* _Task goal_
Reproduce all records word for word.

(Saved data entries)
● ● ● ●

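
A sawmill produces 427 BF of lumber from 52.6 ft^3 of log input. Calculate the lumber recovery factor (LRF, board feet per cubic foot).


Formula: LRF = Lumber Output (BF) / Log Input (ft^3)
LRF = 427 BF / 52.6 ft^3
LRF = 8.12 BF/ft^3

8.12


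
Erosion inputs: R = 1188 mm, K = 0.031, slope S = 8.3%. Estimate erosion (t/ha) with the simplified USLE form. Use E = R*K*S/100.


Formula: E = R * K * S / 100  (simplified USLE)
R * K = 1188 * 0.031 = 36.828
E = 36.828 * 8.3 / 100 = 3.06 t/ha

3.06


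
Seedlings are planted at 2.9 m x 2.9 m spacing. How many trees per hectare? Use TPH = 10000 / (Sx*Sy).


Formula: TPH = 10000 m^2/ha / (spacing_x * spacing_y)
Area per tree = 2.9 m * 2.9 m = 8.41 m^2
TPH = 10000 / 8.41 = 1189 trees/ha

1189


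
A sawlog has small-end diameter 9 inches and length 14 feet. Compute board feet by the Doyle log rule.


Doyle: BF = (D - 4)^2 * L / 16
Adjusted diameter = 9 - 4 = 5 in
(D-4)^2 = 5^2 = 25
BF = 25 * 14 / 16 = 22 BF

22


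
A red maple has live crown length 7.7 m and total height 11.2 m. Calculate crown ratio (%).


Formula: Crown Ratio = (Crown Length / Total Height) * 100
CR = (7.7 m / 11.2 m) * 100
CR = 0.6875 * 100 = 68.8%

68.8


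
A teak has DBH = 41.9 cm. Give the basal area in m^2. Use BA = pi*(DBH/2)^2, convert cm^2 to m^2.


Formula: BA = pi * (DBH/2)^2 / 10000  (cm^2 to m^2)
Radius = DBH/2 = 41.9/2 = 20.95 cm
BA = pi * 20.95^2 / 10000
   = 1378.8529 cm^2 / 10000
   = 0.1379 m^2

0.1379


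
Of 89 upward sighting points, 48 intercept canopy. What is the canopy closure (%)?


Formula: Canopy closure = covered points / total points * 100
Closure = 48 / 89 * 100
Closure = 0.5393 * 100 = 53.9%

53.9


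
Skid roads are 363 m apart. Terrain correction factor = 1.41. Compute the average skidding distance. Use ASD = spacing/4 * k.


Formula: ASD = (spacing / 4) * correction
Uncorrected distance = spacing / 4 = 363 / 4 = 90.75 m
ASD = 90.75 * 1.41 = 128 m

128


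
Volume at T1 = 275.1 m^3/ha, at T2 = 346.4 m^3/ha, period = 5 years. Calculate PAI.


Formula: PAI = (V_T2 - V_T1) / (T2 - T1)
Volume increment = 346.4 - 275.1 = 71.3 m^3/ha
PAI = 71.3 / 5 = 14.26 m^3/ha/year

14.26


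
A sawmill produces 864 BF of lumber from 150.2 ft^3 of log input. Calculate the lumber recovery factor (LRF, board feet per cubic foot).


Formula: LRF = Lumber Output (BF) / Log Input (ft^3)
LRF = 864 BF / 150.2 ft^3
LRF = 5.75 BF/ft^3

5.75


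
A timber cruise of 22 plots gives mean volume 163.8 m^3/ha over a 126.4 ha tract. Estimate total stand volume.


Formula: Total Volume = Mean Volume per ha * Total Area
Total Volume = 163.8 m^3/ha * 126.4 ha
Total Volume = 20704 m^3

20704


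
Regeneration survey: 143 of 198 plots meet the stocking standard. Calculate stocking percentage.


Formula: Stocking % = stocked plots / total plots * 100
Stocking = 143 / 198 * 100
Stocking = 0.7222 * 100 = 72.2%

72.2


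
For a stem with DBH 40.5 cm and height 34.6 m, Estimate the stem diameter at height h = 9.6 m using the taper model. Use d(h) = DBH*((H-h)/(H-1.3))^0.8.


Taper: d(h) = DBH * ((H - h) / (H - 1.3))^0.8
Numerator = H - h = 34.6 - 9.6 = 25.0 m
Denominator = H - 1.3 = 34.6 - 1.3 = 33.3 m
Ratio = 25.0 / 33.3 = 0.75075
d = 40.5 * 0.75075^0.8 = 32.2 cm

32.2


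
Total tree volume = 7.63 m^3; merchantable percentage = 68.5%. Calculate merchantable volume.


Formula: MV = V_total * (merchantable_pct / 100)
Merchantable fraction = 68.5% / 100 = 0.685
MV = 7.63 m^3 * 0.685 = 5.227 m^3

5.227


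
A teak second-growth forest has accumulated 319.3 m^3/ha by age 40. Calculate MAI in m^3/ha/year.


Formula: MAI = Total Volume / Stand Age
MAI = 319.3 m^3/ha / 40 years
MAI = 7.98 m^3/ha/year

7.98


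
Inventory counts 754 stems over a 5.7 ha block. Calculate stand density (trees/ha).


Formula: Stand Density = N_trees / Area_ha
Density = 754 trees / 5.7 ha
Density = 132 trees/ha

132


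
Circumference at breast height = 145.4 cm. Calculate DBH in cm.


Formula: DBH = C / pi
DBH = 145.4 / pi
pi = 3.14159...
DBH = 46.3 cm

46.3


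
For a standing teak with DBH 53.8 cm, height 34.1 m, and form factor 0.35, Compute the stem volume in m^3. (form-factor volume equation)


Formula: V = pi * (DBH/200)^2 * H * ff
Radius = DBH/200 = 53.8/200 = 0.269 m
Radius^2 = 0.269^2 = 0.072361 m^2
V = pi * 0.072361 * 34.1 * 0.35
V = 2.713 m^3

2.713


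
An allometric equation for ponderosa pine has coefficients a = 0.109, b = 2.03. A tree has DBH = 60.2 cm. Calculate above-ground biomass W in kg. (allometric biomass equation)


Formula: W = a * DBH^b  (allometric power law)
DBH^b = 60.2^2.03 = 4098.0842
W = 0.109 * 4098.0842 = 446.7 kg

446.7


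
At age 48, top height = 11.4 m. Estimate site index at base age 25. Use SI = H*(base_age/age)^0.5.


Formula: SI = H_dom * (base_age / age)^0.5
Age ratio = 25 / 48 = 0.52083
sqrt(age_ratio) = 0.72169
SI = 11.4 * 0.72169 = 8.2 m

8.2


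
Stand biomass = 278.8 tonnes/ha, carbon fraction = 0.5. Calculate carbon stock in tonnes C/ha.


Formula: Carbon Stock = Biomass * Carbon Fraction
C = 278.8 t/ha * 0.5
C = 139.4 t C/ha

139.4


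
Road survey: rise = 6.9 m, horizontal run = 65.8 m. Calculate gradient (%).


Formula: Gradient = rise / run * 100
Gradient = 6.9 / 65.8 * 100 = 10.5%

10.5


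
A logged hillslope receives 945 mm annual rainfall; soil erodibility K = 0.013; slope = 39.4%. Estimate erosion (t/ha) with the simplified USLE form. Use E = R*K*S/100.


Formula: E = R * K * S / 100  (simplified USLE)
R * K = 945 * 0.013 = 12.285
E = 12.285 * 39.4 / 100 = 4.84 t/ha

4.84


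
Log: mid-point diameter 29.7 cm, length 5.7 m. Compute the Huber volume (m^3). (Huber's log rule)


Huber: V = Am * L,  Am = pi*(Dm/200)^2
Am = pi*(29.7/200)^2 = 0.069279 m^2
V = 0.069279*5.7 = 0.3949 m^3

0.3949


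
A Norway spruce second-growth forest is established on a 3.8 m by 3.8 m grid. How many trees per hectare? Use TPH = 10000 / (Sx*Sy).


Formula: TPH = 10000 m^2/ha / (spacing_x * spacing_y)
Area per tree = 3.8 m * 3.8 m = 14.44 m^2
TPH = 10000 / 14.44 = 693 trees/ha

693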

● ● ● ●

* _Your solution_
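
A sawmill produces 427 BF of lumber from 52.6 ft^3 of log input. Calculate the lumber recovery factor (LRF, board feet per cubic foot).


Formula: LRF = Lumber Output (BF) / Log Input (ft^3)
LRF = 427 BF / 52.6 ft^3
LRF = 8.12 BF/ft^3

8.12


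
Erosion inputs: R = 1188 mm, K = 0.031, slope S = 8.3%. Estimate erosion (t/ha) with the simplified USLE form. Use E = R*K*S/100.


Formula: E = R * K * S / 100  (simplified USLE)
R * K = 1188 * 0.031 = 36.828
E = 36.828 * 8.3 / 100 = 3.06 t/ha

3.06


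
Seedlings are planted at 2.9 m x 2.9 m spacing. How many trees per hectare? Use TPH = 10000 / (Sx*Sy).


Formula: TPH = 10000 m^2/ha / (spacing_x * spacing_y)
Area per tree = 2.9 m * 2.9 m = 8.41 m^2
TPH = 10000 / 8.41 = 1189 trees/ha

1189


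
A sawlog has small-end diameter 9 inches and length 14 feet. Compute board feet by the Doyle log rule.


Doyle: BF = (D - 4)^2 * L / 16
Adjusted diameter = 9 - 4 = 5 in
(D-4)^2 = 5^2 = 25
BF = 25 * 14 / 16 = 22 BF

22


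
A red maple has live crown length 7.7 m and total height 11.2 m. Calculate crown ratio (%).


Formula: Crown Ratio = (Crown Length / Total Height) * 100
CR = (7.7 m / 11.2 m) * 100
CR = 0.6875 * 100 = 68.8%

68.8


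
A teak has DBH = 41.9 cm. Give the basal area in m^2. Use BA = pi*(DBH/2)^2, convert cm^2 to m^2.


Formula: BA = pi * (DBH/2)^2 / 10000  (cm^2 to m^2)
Radius = DBH/2 = 41.9/2 = 20.95 cm
BA = pi * 20.95^2 / 10000
   = 1378.8529 cm^2 / 10000
   = 0.1379 m^2

0.1379


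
Of 89 upward sighting points, 48 intercept canopy. What is the canopy closure (%)?


Formula: Canopy closure = covered points / total points * 100
Closure = 48 / 89 * 100
Closure = 0.5393 * 100 = 53.9%

53.9


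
Skid roads are 363 m apart. Terrain correction factor = 1.41. Compute the average skidding distance. Use ASD = spacing/4 * k.


Formula: ASD = (spacing / 4) * correction
Uncorrected distance = spacing / 4 = 363 / 4 = 90.75 m
ASD = 90.75 * 1.41 = 128 m

128


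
Volume at T1 = 275.1 m^3/ha, at T2 = 346.4 m^3/ha, period = 5 years. Calculate PAI.


Formula: PAI = (V_T2 - V_T1) / (T2 - T1)
Volume increment = 346.4 - 275.1 = 71.3 m^3/ha
PAI = 71.3 / 5 = 14.26 m^3/ha/year

14.26


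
A sawmill produces 864 BF of lumber from 150.2 ft^3 of log input. Calculate the lumber recovery factor (LRF, board feet per cubic foot).


Formula: LRF = Lumber Output (BF) / Log Input (ft^3)
LRF = 864 BF / 150.2 ft^3
LRF = 5.75 BF/ft^3

5.75


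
A timber cruise of 22 plots gives mean volume 163.8 m^3/ha over a 126.4 ha tract. Estimate total stand volume.


Formula: Total Volume = Mean Volume per ha * Total Area
Total Volume = 163.8 m^3/ha * 126.4 ha
Total Volume = 20704 m^3

20704


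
Regeneration survey: 143 of 198 plots meet the stocking standard. Calculate stocking percentage.


Formula: Stocking % = stocked plots / total plots * 100
Stocking = 143 / 198 * 100
Stocking = 0.7222 * 100 = 72.2%

72.2


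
For a stem with DBH 40.5 cm and height 34.6 m, Estimate the stem diameter at height h = 9.6 m using the taper model. Use d(h) = DBH*((H-h)/(H-1.3))^0.8.


Taper: d(h) = DBH * ((H - h) / (H - 1.3))^0.8
Numerator = H - h = 34.6 - 9.6 = 25.0 m
Denominator = H - 1.3 = 34.6 - 1.3 = 33.3 m
Ratio = 25.0 / 33.3 = 0.75075
d = 40.5 * 0.75075^0.8 = 32.2 cm

32.2


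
Total tree volume = 7.63 m^3; merchantable percentage = 68.5%. Calculate merchantable volume.


Formula: MV = V_total * (merchantable_pct / 100)
Merchantable fraction = 68.5% / 100 = 0.685
MV = 7.63 m^3 * 0.685 = 5.227 m^3

5.227


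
A teak second-growth forest has accumulated 319.3 m^3/ha by age 40. Calculate MAI in m^3/ha/year.


Formula: MAI = Total Volume / Stand Age
MAI = 319.3 m^3/ha / 40 years
MAI = 7.98 m^3/ha/year

7.98


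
Inventory counts 754 stems over a 5.7 ha block. Calculate stand density (trees/ha).


Formula: Stand Density = N_trees / Area_ha
Density = 754 trees / 5.7 ha
Density = 132 trees/ha

132


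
Circumference at breast height = 145.4 cm. Calculate DBH in cm.


Formula: DBH = C / pi
DBH = 145.4 / pi
pi = 3.14159...
DBH = 46.3 cm

46.3


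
For a standing teak with DBH 53.8 cm, height 34.1 m, and form factor 0.35, Compute the stem volume in m^3. (form-factor volume equation)


Formula: V = pi * (DBH/200)^2 * H * ff
Radius = DBH/200 = 53.8/200 = 0.269 m
Radius^2 = 0.269^2 = 0.072361 m^2
V = pi * 0.072361 * 34.1 * 0.35
V = 2.713 m^3

2.713


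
An allometric equation for ponderosa pine has coefficients a = 0.109, b = 2.03. A tree has DBH = 60.2 cm. Calculate above-ground biomass W in kg. (allometric biomass equation)


Formula: W = a * DBH^b  (allometric power law)
DBH^b = 60.2^2.03 = 4098.0842
W = 0.109 * 4098.0842 = 446.7 kg

446.7


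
At age 48, top height = 11.4 m. Estimate site index at base age 25. Use SI = H*(base_age/age)^0.5.


Formula: SI = H_dom * (base_age / age)^0.5
Age ratio = 25 / 48 = 0.52083
sqrt(age_ratio) = 0.72169
SI = 11.4 * 0.72169 = 8.2 m

8.2


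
Stand biomass = 278.8 tonnes/ha, carbon fraction = 0.5. Calculate carbon stock in tonnes C/ha.


Formula: Carbon Stock = Biomass * Carbon Fraction
C = 278.8 t/ha * 0.5
C = 139.4 t C/ha

139.4


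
Road survey: rise = 6.9 m, horizontal run = 65.8 m. Calculate gradient (%).


Formula: Gradient = rise / run * 100
Gradient = 6.9 / 65.8 * 100 = 10.5%

10.5


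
A logged hillslope receives 945 mm annual rainfall; soil erodibility K = 0.013; slope = 39.4%. Estimate erosion (t/ha) with the simplified USLE form. Use E = R*K*S/100.


Formula: E = R * K * S / 100  (simplified USLE)
R * K = 945 * 0.013 = 12.285
E = 12.285 * 39.4 / 100 = 4.84 t/ha

4.84


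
Log: mid-point diameter 29.7 cm, length 5.7 m. Compute the Huber volume (m^3). (Huber's log rule)


Huber: V = Am * L,  Am = pi*(Dm/200)^2
Am = pi*(29.7/200)^2 = 0.069279 m^2
V = 0.069279*5.7 = 0.3949 m^3

0.3949


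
A Norway spruce second-growth forest is established on a 3.8 m by 3.8 m grid. How many trees per hectare? Use TPH = 10000 / (Sx*Sy).


Formula: TPH = 10000 m^2/ha / (spacing_x * spacing_y)
Area per tree = 3.8 m * 3.8 m = 14.44 m^2
TPH = 10000 / 14.44 = 693 trees/ha

693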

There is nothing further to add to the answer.